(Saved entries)
++++++++++++++++++++
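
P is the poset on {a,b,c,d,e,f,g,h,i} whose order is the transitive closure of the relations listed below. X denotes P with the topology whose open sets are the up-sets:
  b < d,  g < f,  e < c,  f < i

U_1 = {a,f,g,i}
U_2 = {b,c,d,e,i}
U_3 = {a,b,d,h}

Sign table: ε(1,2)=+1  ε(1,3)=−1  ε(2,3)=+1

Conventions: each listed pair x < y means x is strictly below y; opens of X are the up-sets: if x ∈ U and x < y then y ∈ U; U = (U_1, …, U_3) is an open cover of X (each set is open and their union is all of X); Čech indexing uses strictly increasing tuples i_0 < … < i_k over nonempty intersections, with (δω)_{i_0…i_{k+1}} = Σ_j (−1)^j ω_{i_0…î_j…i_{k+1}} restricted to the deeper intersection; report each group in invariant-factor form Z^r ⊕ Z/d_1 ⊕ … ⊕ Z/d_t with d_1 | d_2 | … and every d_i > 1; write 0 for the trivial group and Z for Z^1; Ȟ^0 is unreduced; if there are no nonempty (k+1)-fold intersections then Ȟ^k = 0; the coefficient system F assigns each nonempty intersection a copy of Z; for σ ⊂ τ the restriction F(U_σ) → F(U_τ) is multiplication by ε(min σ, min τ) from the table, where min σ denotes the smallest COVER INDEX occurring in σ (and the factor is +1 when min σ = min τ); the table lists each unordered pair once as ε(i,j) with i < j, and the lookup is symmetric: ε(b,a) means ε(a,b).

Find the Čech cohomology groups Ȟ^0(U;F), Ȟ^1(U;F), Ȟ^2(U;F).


Ȟ^0 = 0, Ȟ^1 = Z/2, Ȟ^2 = 0

nonempty overlaps:
  U12={i} U13={a} U23={b,d}
C dims 3,3; δ0: rk 3, SNF 1^2·2
degree 0: 3−3−0 = 0 → Ȟ^0 ≅ 0
degree 1: 3−0−3 = 0 plus torsion [2] → Ȟ^1 ≅ Z/2
degree 2: 0−0−0 = 0 → Ȟ^2 ≅ 0


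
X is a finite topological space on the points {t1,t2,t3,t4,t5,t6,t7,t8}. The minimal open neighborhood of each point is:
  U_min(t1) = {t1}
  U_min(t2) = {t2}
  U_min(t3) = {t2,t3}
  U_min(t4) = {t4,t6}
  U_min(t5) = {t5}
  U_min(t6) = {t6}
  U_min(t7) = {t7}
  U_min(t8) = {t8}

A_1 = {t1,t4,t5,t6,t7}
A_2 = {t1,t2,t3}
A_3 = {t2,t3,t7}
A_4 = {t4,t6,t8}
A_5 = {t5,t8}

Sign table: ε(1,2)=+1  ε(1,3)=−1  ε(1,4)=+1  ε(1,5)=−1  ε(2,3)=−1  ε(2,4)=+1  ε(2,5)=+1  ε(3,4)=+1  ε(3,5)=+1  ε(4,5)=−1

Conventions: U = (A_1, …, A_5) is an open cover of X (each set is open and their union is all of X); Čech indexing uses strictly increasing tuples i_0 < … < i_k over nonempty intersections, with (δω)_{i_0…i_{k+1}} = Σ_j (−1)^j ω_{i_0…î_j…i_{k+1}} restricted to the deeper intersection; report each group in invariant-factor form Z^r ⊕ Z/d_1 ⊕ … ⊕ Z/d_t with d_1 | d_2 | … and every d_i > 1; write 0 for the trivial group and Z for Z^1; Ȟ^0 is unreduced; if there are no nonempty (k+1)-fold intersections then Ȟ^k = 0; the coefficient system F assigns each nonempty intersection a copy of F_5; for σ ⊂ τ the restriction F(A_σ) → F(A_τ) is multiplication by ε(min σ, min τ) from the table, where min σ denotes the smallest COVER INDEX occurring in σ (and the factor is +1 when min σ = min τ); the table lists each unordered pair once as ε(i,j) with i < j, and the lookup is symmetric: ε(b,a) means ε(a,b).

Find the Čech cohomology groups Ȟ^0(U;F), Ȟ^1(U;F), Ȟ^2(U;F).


nerve of the cover:
  A12={t1} A13={t7} A14={t4,t6} A15={t5} A23={t2,t3} A45={t8}
C dims 5,6; δ0: rk_F5 4
Ȟ^0 = (5 − 4) − 0 = 1, so Ȟ^0 ≅ Z/5
Ȟ^1 = (6 − 0) − 4 = 2, so Ȟ^1 ≅ Z/5 ⊕ Z/5
Ȟ^2 = (0 − 0) − 0 = 0, so Ȟ^2 ≅ 0

Ȟ^0 ≅ Z/5, Ȟ^1 ≅ Z/5 ⊕ Z/5 and Ȟ^2 ≅ 0


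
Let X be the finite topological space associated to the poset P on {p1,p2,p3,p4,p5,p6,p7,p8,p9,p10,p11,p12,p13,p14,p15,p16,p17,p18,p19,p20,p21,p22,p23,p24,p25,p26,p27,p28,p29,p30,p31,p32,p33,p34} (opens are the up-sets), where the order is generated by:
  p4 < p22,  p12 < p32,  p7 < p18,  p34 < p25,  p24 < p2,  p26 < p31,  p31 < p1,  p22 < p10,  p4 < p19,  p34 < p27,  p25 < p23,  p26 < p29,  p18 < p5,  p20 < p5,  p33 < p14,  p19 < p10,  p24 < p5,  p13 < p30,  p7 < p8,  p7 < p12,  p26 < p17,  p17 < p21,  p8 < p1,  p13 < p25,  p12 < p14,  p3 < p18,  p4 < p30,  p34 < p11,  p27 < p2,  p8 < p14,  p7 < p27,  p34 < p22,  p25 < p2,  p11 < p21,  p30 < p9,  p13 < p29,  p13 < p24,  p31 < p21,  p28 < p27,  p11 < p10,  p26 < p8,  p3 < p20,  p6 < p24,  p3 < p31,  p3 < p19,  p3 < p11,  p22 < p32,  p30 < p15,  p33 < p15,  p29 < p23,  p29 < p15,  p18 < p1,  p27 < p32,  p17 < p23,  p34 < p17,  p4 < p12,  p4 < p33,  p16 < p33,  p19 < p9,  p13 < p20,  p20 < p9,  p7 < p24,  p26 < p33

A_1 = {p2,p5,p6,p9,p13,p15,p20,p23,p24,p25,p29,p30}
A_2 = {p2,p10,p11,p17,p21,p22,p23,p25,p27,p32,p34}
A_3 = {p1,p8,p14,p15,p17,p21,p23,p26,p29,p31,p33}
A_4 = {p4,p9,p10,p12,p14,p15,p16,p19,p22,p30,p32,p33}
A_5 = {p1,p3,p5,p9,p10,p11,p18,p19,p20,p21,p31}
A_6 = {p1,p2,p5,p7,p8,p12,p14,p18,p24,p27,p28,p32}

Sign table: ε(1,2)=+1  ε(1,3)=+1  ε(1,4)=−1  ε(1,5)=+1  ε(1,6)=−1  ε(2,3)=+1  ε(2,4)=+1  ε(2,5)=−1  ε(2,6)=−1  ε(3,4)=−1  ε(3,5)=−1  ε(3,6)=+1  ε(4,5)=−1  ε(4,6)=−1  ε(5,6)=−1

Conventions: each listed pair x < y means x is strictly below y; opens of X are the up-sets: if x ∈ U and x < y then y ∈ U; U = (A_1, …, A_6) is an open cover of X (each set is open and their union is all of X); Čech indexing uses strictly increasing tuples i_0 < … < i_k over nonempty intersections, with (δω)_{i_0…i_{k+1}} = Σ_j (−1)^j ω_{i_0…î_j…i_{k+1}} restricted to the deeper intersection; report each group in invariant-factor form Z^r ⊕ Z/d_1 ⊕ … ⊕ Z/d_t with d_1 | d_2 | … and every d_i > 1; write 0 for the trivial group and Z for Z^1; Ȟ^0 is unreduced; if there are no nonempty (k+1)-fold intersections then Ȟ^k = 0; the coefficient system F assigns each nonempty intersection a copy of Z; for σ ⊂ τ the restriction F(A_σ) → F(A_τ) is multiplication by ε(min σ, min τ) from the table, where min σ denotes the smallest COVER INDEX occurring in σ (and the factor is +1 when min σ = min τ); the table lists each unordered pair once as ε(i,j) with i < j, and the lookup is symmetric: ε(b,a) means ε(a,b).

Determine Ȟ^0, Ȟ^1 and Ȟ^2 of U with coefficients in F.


Ȟ^0(U;F) ≅ 0,  Ȟ^1(U;F) ≅ Z/2,  Ȟ^2(U;F) ≅ Z

intersection data:
  A12={p2,p23,p25} A13={p15,p23,p29} A14={p9,p15,p30} A15={p5,p9,p20} A16={p2,p5,p24} A23={p17,p21,p23} A24={p10,p22,p32} A25={p10,p11,p21} A26={p2,p27,p32} A34={p14,p15,p33} A35={p1,p21,p31} A36={p1,p8,p14} A45={p9,p10,p19} A46={p12,p14,p32} A56={p1,p5,p18}
  A123={p23} A126={p2} A134={p15} A145={p9} A156={p5} A235={p21} A245={p10} A246={p32} A346={p14} A356={p1}
C dims 6,15,10; δ0: rk 6, SNF 1^5·2; δ1: rk 9, SNF 1^9
Ȟ^0 = (6 − 6) − 0 = 0, so Ȟ^0 ≅ 0
Ȟ^1 = (15 − 9) − 6 = 0 plus torsion [2], so Ȟ^1 ≅ Z/2
Ȟ^2 = (10 − 0) − 9 = 1, so Ȟ^2 ≅ Z


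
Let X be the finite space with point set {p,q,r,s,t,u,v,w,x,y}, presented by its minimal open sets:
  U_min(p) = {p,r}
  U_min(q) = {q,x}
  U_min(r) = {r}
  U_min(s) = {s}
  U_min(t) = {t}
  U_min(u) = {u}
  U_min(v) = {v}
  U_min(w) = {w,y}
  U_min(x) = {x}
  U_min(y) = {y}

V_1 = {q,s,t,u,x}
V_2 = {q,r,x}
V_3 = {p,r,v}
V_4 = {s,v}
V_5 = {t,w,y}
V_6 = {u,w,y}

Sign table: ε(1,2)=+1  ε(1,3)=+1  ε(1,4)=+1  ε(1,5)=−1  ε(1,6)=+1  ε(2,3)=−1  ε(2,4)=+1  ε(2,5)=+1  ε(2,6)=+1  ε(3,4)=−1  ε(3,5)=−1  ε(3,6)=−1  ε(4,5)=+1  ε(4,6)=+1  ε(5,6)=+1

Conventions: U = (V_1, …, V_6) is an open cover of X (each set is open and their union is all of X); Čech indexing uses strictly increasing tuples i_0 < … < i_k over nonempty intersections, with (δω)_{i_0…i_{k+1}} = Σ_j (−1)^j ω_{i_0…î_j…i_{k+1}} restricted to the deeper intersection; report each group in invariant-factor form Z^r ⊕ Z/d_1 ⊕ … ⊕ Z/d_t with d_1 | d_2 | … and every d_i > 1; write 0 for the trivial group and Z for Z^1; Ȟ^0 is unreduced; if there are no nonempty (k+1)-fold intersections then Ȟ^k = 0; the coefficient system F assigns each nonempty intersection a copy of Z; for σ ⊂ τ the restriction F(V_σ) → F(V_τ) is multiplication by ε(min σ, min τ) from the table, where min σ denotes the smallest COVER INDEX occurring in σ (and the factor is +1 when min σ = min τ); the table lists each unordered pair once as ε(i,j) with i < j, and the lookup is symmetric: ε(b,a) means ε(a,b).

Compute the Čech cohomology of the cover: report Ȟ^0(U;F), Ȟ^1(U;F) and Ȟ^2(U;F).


nonempty intersections:
  V12={q,x} V14={s} V15={t} V16={u} V23={r} V34={v} V56={w,y}
C dims 6,7; δ0: rk 6, SNF 1^5·2
Ȟ^0: (6−6)−0=0 ⇒ 0
Ȟ^1: (7−0)−6=1 plus torsion [2] ⇒ Z ⊕ Z/2
Ȟ^2: (0−0)−0=0 ⇒ 0

Ȟ^0 ≅ 0; Ȟ^1 ≅ Z ⊕ Z/2; Ȟ^2 ≅ 0


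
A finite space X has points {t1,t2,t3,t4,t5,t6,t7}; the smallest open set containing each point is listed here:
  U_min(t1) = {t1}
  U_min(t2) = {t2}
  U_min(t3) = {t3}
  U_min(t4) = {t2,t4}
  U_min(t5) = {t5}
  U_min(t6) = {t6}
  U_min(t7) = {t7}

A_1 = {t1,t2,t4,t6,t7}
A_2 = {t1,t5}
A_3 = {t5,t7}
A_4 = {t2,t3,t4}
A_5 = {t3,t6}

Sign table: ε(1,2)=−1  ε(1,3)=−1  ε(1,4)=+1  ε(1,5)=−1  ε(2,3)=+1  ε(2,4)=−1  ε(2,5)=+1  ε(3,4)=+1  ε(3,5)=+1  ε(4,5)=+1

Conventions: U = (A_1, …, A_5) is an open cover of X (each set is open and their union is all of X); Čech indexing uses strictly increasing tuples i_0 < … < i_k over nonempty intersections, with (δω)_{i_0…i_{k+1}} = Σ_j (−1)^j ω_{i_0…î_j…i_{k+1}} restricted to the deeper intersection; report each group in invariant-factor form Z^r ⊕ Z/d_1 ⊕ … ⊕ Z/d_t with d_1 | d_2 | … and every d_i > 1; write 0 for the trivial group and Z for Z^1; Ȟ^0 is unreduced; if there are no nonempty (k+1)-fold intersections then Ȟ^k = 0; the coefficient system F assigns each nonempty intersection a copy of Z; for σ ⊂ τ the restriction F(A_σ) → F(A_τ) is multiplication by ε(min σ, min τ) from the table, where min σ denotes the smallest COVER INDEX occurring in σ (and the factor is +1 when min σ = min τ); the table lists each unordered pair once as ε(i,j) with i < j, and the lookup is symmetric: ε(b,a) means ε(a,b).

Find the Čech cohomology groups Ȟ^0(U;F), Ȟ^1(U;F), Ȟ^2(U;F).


nonempty overlaps:
  A12={t1} A13={t7} A14={t2,t4} A15={t6} A23={t5} A45={t3}
C dims 5,6; δ0: rk 5, SNF 1^4·2
degree 0: 5−5−0 = 0 → Ȟ^0 ≅ 0
degree 1: 6−0−5 = 1 plus torsion [2] → Ȟ^1 ≅ Z ⊕ Z/2
degree 2: 0−0−0 = 0 → Ȟ^2 ≅ 0

Ȟ^0(U;F) ≅ 0, Ȟ^1(U;F) ≅ Z ⊕ Z/2, Ȟ^2(U;F) ≅ 0


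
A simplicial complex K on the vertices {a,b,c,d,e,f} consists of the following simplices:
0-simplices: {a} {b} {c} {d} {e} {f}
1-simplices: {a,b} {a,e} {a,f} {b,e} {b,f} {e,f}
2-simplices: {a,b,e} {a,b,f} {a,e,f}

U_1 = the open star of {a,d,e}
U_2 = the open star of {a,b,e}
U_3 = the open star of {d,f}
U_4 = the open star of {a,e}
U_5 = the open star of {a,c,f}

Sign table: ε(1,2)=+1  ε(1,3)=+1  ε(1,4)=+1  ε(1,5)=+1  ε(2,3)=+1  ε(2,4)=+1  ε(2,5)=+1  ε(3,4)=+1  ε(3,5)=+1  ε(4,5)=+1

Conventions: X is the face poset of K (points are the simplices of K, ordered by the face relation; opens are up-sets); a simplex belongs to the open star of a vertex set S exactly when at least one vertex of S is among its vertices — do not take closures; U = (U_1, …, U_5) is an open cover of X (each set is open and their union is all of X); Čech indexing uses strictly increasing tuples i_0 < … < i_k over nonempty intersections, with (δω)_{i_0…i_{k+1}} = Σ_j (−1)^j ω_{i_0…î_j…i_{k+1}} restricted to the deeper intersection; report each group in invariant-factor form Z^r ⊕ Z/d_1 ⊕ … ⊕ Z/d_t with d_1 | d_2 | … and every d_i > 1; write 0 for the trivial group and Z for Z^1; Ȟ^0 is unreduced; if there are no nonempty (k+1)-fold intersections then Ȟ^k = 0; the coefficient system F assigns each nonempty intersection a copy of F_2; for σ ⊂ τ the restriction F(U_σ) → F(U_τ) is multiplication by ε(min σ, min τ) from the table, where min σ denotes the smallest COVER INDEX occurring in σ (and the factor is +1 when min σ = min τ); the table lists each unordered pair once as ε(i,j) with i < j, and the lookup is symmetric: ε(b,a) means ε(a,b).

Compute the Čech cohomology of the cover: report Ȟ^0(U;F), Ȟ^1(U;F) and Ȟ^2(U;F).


nerve simplices:
  U1={{a},{d},{e},{a,b},{a,e},{a,f},{b,e},{e,f},{a,b,e},{a,b,f},{a,e,f}} U2={{a},{b},{e},{a,b},{a,e},{a,f},{b,e},{b,f},{e,f},{a,b,e},{a,b,f},{a,e,f}} U3={{d},{f},{a,f},{b,f},{e,f},{a,b,f},{a,e,f}} U4={{a},{e},{a,b},{a,e},{a,f},{b,e},{e,f},{a,b,e},{a,b,f},{a,e,f}} U5={{a},{c},{f},{a,b},{a,e},{a,f},{b,f},{e,f},{a,b,e},{a,b,f},{a,e,f}}
  U12={{a},{e},{a,b},{a,e},{a,f},{b,e},{e,f},{a,b,e},{a,b,f},{a,e,f}} U13={{d},{a,f},{e,f},{a,b,f},{a,e,f}} U14={{a},{e},{a,b},{a,e},{a,f},{b,e},{e,f},{a,b,e},{a,b,f},{a,e,f}} U15={{a},{a,b},{a,e},{a,f},{e,f},{a,b,e},{a,b,f},{a,e,f}} U23={{a,f},{b,f},{e,f},{a,b,f},{a,e,f}} U24={{a},{e},{a,b},{a,e},{a,f},{b,e},{e,f},{a,b,e},{a,b,f},{a,e,f}} U25={{a},{a,b},{a,e},{a,f},{b,f},{e,f},{a,b,e},{a,b,f},{a,e,f}} U34={{a,f},{e,f},{a,b,f},{a,e,f}} U35={{f},{a,f},{b,f},{e,f},{a,b,f},{a,e,f}} U45={{a},{a,b},{a,e},{a,f},{e,f},{a,b,e},{a,b,f},{a,e,f}}
  U123={{a,f},{e,f},{a,b,f},{a,e,f}} U124={{a},{e},{a,b},{a,e},{a,f},{b,e},{e,f},{a,b,e},{a,b,f},{a,e,f}} U125={{a},{a,b},{a,e},{a,f},{e,f},{a,b,e},{a,b,f},{a,e,f}} U134={{a,f},{e,f},{a,b,f},{a,e,f}} U135={{a,f},{e,f},{a,b,f},{a,e,f}} U145={{a},{a,b},{a,e},{a,f},{e,f},{a,b,e},{a,b,f},{a,e,f}} U234={{a,f},{e,f},{a,b,f},{a,e,f}} U235={{a,f},{b,f},{e,f},{a,b,f},{a,e,f}} U245={{a},{a,b},{a,e},{a,f},{e,f},{a,b,e},{a,b,f},{a,e,f}} U345={{a,f},{e,f},{a,b,f},{a,e,f}}
  U1234={{a,f},{e,f},{a,b,f},{a,e,f}} U1235={{a,f},{e,f},{a,b,f},{a,e,f}} U1245={{a},{a,b},{a,e},{a,f},{e,f},{a,b,e},{a,b,f},{a,e,f}} U1345={{a,f},{e,f},{a,b,f},{a,e,f}} U2345={{a,f},{e,f},{a,b,f},{a,e,f}}
  U12345={{a,f},{e,f},{a,b,f},{a,e,f}}
C dims 5,10,10,5; δ0: rk_F2 4; δ1: rk_F2 6; δ2: rk_F2 4
degree 0: 5−4−0 = 1 → Ȟ^0 ≅ Z/2
degree 1: 10−6−4 = 0 → Ȟ^1 ≅ 0
degree 2: 10−4−6 = 0 → Ȟ^2 ≅ 0

Ȟ^0 ≅ Z/2, Ȟ^1 ≅ 0, Ȟ^2 ≅ 0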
++++++++++++++++++++
- **Assigned task**: Extract all lines of the records above that include "points".

- **Solution to the problem**:
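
X is a finite topological space on the points {t1,t2,t3,t4,t5,t6,t7,t8}. The minimal open neighborhood of each point is:
A finite space X has points {t1,t2,t3,t4,t5,t6,t7}; the smallest open set containing each point is listed here:
Conventions: X is the face poset of K (points are the simplices of K, ordered by the face relation; opens are up-sets); a simplex belongs to the open star of a vertex set S exactly when at least one vertex of S is among its vertices — do not take closures; U = (U_1, …, U_5) is an open cover of X (each set is open and their union is all of X); Čech indexing uses strictly increasing tuples i_0 < … < i_k over nonempty intersections, with (δω)_{i_0…i_{k+1}} = Σ_j (−1)^j ω_{i_0…î_j…i_{k+1}} restricted to the deeper intersection; report each group in invariant-factor form Z^r ⊕ Z/d_1 ⊕ … ⊕ Z/d_t with d_1 | d_2 | … and every d_i > 1; write 0 for the trivial group and Z for Z^1; Ȟ^0 is unreduced; if there are no nonempty (k+1)-fold intersections then Ȟ^k = 0; the coefficient system F assigns each nonempty intersection a copy of F_2; for σ ⊂ τ the restriction F(U_σ) → F(U_τ) is multiplication by ε(min σ, min τ) from the table, where min σ denotes the smallest COVER INDEX occurring in σ (and the factor is +1 when min σ = min τ); the table lists each unordered pair once as ε(i,j) with i < j, and the lookup is symmetric: ε(b,a) means ε(a,b).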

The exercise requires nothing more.